--- YOUR GOAL ---
Produce an exact copy of all the records.
╭─ DATASET RECORDS
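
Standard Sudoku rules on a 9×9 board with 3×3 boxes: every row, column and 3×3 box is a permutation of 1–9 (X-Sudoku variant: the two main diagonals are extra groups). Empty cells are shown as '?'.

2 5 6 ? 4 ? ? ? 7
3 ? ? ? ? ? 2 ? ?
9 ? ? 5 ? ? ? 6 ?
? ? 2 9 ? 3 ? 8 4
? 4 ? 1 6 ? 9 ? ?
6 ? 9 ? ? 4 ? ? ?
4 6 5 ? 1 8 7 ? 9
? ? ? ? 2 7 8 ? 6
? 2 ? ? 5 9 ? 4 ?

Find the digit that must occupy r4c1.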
╰─
--- RESPONSE TO THE TASK ---
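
Standard Sudoku rules on a 9×9 board with 3×3 boxes: every row, column and 3×3 box is a permutation of 1–9 (X-Sudoku variant: the two main diagonals are extra groups). Empty cells are shown as '?'.

2 5 6 ? 4 ? ? ? 7
3 ? ? ? ? ? 2 ? ?
9 ? ? 5 ? ? ? 6 ?
? ? 2 9 ? 3 ? 8 4
? 4 ? 1 6 ? 9 ? ?
6 ? 9 ? ? 4 ? ? ?
4 6 5 ? 1 8 7 ? 9
? ? ? ? 2 7 8 ? 6
? 2 ? ? 5 9 ? 4 ?

Find the digit that must occupy r4c1.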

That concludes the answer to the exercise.